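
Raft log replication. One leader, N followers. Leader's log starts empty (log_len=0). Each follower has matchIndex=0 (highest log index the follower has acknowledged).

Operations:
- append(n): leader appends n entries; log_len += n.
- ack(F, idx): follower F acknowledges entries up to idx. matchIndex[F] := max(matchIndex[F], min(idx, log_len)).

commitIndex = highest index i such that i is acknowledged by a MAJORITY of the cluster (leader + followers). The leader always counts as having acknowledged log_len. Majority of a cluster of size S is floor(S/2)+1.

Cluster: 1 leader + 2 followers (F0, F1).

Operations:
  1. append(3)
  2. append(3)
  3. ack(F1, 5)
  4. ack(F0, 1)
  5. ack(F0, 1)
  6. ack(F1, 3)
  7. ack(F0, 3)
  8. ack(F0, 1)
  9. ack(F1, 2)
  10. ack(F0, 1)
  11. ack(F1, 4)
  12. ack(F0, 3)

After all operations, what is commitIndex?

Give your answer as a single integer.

Op 1: append 3 -> log_len=3
Op 2: append 3 -> log_len=6
Op 3: F1 acks idx 5 -> match: F0=0 F1=5; commitIndex=5
Op 4: F0 acks idx 1 -> match: F0=1 F1=5; commitIndex=5
Op 5: F0 acks idx 1 -> match: F0=1 F1=5; commitIndex=5
Op 6: F1 acks idx 3 -> match: F0=1 F1=5; commitIndex=5
Op 7: F0 acks idx 3 -> match: F0=3 F1=5; commitIndex=5
Op 8: F0 acks idx 1 -> match: F0=3 F1=5; commitIndex=5
Op 9: F1 acks idx 2 -> match: F0=3 F1=5; commitIndex=5
Op 10: F0 acks idx 1 -> match: F0=3 F1=5; commitIndex=5
Op 11: F1 acks idx 4 -> match: F0=3 F1=5; commitIndex=5
Op 12: F0 acks idx 3 -> match: F0=3 F1=5; commitIndex=5

Answer: 5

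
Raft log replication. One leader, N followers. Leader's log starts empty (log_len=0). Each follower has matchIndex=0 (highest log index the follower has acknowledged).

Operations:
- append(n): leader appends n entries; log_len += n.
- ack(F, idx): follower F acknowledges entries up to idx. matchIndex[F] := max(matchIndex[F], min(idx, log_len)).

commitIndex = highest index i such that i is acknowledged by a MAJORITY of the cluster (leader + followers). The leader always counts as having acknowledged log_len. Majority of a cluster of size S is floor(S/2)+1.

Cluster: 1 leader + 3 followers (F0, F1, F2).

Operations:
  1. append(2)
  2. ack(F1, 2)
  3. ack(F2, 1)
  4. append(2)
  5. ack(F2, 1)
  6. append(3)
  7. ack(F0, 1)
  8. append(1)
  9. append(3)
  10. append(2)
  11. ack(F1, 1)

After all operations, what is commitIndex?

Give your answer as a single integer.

Answer: 1

Derivation:
Op 1: append 2 -> log_len=2
Op 2: F1 acks idx 2 -> match: F0=0 F1=2 F2=0; commitIndex=0
Op 3: F2 acks idx 1 -> match: F0=0 F1=2 F2=1; commitIndex=1
Op 4: append 2 -> log_len=4
Op 5: F2 acks idx 1 -> match: F0=0 F1=2 F2=1; commitIndex=1
Op 6: append 3 -> log_len=7
Op 7: F0 acks idx 1 -> match: F0=1 F1=2 F2=1; commitIndex=1
Op 8: append 1 -> log_len=8
Op 9: append 3 -> log_len=11
Op 10: append 2 -> log_len=13
Op 11: F1 acks idx 1 -> match: F0=1 F1=2 F2=1; commitIndex=1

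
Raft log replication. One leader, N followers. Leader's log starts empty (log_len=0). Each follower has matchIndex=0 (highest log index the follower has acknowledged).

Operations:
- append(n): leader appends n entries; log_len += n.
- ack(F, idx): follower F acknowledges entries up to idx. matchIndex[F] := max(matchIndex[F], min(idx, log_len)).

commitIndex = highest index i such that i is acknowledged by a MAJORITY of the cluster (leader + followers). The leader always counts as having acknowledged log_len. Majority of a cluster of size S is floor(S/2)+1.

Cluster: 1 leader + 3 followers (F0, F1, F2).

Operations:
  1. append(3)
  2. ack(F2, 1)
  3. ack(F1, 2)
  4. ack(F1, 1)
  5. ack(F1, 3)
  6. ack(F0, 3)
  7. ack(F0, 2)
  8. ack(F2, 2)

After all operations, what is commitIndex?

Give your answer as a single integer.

Answer: 3

Derivation:
Op 1: append 3 -> log_len=3
Op 2: F2 acks idx 1 -> match: F0=0 F1=0 F2=1; commitIndex=0
Op 3: F1 acks idx 2 -> match: F0=0 F1=2 F2=1; commitIndex=1
Op 4: F1 acks idx 1 -> match: F0=0 F1=2 F2=1; commitIndex=1
Op 5: F1 acks idx 3 -> match: F0=0 F1=3 F2=1; commitIndex=1
Op 6: F0 acks idx 3 -> match: F0=3 F1=3 F2=1; commitIndex=3
Op 7: F0 acks idx 2 -> match: F0=3 F1=3 F2=1; commitIndex=3
Op 8: F2 acks idx 2 -> match: F0=3 F1=3 F2=2; commitIndex=3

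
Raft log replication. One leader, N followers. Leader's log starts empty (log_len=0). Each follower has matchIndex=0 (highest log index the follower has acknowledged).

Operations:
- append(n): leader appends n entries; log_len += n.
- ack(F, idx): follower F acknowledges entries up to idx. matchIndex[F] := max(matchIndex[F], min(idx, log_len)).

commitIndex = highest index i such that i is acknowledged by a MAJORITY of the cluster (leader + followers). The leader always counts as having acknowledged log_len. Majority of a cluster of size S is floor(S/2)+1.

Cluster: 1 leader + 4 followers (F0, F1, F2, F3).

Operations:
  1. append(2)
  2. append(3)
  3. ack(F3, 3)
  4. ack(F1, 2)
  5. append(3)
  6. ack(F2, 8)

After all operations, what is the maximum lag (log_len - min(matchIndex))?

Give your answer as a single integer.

Op 1: append 2 -> log_len=2
Op 2: append 3 -> log_len=5
Op 3: F3 acks idx 3 -> match: F0=0 F1=0 F2=0 F3=3; commitIndex=0
Op 4: F1 acks idx 2 -> match: F0=0 F1=2 F2=0 F3=3; commitIndex=2
Op 5: append 3 -> log_len=8
Op 6: F2 acks idx 8 -> match: F0=0 F1=2 F2=8 F3=3; commitIndex=3

Answer: 8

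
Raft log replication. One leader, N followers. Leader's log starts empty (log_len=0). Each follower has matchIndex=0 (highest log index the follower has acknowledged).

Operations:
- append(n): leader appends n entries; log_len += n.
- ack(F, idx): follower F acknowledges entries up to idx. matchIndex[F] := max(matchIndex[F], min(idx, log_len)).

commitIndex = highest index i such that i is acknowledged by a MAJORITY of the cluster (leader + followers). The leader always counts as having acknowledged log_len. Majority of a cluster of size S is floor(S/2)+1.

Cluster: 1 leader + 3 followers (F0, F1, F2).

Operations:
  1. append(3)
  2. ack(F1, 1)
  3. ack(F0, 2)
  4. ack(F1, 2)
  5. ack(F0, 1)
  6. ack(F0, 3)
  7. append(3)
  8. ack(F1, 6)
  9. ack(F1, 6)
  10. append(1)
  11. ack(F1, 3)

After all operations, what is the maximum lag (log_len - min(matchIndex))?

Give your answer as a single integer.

Op 1: append 3 -> log_len=3
Op 2: F1 acks idx 1 -> match: F0=0 F1=1 F2=0; commitIndex=0
Op 3: F0 acks idx 2 -> match: F0=2 F1=1 F2=0; commitIndex=1
Op 4: F1 acks idx 2 -> match: F0=2 F1=2 F2=0; commitIndex=2
Op 5: F0 acks idx 1 -> match: F0=2 F1=2 F2=0; commitIndex=2
Op 6: F0 acks idx 3 -> match: F0=3 F1=2 F2=0; commitIndex=2
Op 7: append 3 -> log_len=6
Op 8: F1 acks idx 6 -> match: F0=3 F1=6 F2=0; commitIndex=3
Op 9: F1 acks idx 6 -> match: F0=3 F1=6 F2=0; commitIndex=3
Op 10: append 1 -> log_len=7
Op 11: F1 acks idx 3 -> match: F0=3 F1=6 F2=0; commitIndex=3

Answer: 7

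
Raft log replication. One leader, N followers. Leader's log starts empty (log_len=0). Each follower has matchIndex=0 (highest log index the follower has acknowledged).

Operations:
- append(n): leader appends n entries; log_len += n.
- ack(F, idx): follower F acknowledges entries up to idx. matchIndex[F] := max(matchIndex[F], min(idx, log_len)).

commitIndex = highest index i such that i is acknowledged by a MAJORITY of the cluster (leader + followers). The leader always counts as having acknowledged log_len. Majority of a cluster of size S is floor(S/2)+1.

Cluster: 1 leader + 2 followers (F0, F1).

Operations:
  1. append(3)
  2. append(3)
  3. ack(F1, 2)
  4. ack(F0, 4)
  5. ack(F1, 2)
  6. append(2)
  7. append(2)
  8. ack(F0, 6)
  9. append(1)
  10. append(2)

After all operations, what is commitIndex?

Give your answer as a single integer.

Op 1: append 3 -> log_len=3
Op 2: append 3 -> log_len=6
Op 3: F1 acks idx 2 -> match: F0=0 F1=2; commitIndex=2
Op 4: F0 acks idx 4 -> match: F0=4 F1=2; commitIndex=4
Op 5: F1 acks idx 2 -> match: F0=4 F1=2; commitIndex=4
Op 6: append 2 -> log_len=8
Op 7: append 2 -> log_len=10
Op 8: F0 acks idx 6 -> match: F0=6 F1=2; commitIndex=6
Op 9: append 1 -> log_len=11
Op 10: append 2 -> log_len=13

Answer: 6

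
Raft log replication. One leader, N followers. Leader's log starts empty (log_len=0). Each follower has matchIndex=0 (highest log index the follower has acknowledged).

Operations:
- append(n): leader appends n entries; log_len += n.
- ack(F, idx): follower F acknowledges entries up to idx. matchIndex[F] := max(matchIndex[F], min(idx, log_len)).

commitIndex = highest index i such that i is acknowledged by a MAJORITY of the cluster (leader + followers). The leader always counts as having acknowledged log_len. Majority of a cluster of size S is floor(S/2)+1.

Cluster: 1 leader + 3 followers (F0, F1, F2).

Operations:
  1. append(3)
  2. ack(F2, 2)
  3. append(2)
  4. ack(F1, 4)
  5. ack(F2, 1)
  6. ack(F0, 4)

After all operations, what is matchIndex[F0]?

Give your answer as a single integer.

Op 1: append 3 -> log_len=3
Op 2: F2 acks idx 2 -> match: F0=0 F1=0 F2=2; commitIndex=0
Op 3: append 2 -> log_len=5
Op 4: F1 acks idx 4 -> match: F0=0 F1=4 F2=2; commitIndex=2
Op 5: F2 acks idx 1 -> match: F0=0 F1=4 F2=2; commitIndex=2
Op 6: F0 acks idx 4 -> match: F0=4 F1=4 F2=2; commitIndex=4

Answer: 4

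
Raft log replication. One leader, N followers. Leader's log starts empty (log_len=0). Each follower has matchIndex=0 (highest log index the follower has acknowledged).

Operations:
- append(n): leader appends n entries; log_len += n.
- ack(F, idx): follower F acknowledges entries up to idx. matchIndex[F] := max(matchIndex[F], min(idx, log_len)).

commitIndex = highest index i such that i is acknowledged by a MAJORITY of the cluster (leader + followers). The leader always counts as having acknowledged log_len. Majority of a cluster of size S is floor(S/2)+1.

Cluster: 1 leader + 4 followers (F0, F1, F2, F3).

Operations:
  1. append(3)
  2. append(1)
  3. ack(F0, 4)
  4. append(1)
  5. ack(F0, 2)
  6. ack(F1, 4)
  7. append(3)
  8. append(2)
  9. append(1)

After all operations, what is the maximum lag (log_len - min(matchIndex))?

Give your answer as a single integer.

Answer: 11

Derivation:
Op 1: append 3 -> log_len=3
Op 2: append 1 -> log_len=4
Op 3: F0 acks idx 4 -> match: F0=4 F1=0 F2=0 F3=0; commitIndex=0
Op 4: append 1 -> log_len=5
Op 5: F0 acks idx 2 -> match: F0=4 F1=0 F2=0 F3=0; commitIndex=0
Op 6: F1 acks idx 4 -> match: F0=4 F1=4 F2=0 F3=0; commitIndex=4
Op 7: append 3 -> log_len=8
Op 8: append 2 -> log_len=10
Op 9: append 1 -> log_len=11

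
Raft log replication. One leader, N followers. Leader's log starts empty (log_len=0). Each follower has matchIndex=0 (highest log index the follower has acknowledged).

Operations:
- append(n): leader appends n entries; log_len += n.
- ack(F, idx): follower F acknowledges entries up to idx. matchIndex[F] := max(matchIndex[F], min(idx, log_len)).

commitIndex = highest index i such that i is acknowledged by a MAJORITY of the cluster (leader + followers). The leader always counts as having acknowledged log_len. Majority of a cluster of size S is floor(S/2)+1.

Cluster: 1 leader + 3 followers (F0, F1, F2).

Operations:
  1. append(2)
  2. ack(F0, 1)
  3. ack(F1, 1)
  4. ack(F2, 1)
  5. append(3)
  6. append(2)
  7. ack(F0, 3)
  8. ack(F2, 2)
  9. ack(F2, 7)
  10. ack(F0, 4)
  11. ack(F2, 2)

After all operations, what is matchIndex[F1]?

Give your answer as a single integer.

Op 1: append 2 -> log_len=2
Op 2: F0 acks idx 1 -> match: F0=1 F1=0 F2=0; commitIndex=0
Op 3: F1 acks idx 1 -> match: F0=1 F1=1 F2=0; commitIndex=1
Op 4: F2 acks idx 1 -> match: F0=1 F1=1 F2=1; commitIndex=1
Op 5: append 3 -> log_len=5
Op 6: append 2 -> log_len=7
Op 7: F0 acks idx 3 -> match: F0=3 F1=1 F2=1; commitIndex=1
Op 8: F2 acks idx 2 -> match: F0=3 F1=1 F2=2; commitIndex=2
Op 9: F2 acks idx 7 -> match: F0=3 F1=1 F2=7; commitIndex=3
Op 10: F0 acks idx 4 -> match: F0=4 F1=1 F2=7; commitIndex=4
Op 11: F2 acks idx 2 -> match: F0=4 F1=1 F2=7; commitIndex=4

Answer: 1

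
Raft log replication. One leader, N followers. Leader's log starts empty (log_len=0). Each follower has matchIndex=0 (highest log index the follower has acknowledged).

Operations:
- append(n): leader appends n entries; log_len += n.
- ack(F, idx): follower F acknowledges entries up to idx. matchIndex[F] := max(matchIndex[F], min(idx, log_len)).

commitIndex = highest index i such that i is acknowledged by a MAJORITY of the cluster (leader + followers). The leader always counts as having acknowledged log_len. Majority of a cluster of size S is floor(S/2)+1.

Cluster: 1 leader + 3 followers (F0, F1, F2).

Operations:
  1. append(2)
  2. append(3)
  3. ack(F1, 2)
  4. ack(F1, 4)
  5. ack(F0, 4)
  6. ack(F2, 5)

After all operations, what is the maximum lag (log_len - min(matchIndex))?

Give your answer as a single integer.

Answer: 1

Derivation:
Op 1: append 2 -> log_len=2
Op 2: append 3 -> log_len=5
Op 3: F1 acks idx 2 -> match: F0=0 F1=2 F2=0; commitIndex=0
Op 4: F1 acks idx 4 -> match: F0=0 F1=4 F2=0; commitIndex=0
Op 5: F0 acks idx 4 -> match: F0=4 F1=4 F2=0; commitIndex=4
Op 6: F2 acks idx 5 -> match: F0=4 F1=4 F2=5; commitIndex=4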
■ ■ ■
§ **EXERCISE GOAL**
Only the lines above from the line containing "3. ack(F0, 4)" through the line containing "11. ack(F2, 2)" should be retyped, exactly and with both ends included.

§ **SOLUTION FOR THIS EXERCISE**
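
  3. ack(F0, 4)
  4. append(1)
  5. ack(F0, 2)
  6. ack(F1, 4)
  7. append(3)
  8. append(2)
  9. append(1)

After all operations, what is the maximum lag (log_len - min(matchIndex))?

Give your answer as a single integer.

Answer: 11

Derivation:
Op 1: append 3 -> log_len=3
Op 2: append 1 -> log_len=4
Op 3: F0 acks idx 4 -> match: F0=4 F1=0 F2=0 F3=0; commitIndex=0
Op 4: append 1 -> log_len=5
Op 5: F0 acks idx 2 -> match: F0=4 F1=0 F2=0 F3=0; commitIndex=0
Op 6: F1 acks idx 4 -> match: F0=4 F1=4 F2=0 F3=0; commitIndex=4
Op 7: append 3 -> log_len=8
Op 8: append 2 -> log_len=10
Op 9: append 1 -> log_len=11

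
Raft log replication. One leader, N followers. Leader's log starts empty (log_len=0). Each follower has matchIndex=0 (highest log index the follower has acknowledged).

Operations:
- append(n): leader appends n entries; log_len += n.
- ack(F, idx): follower F acknowledges entries up to idx. matchIndex[F] := max(matchIndex[F], min(idx, log_len)).

commitIndex = highest index i such that i is acknowledged by a MAJORITY of the cluster (leader + followers). The leader always counts as having acknowledged log_len. Majority of a cluster of size S is floor(S/2)+1.

Cluster: 1 leader + 3 followers (F0, F1, F2).

Operations:
  1. append(2)
  2. ack(F0, 1)
  3. ack(F1, 1)
  4. ack(F2, 1)
  5. append(3)
  6. append(2)
  7. ack(F0, 3)
  8. ack(F2, 2)
  9. ack(F2, 7)
  10. ack(F0, 4)
  11. ack(F2, 2)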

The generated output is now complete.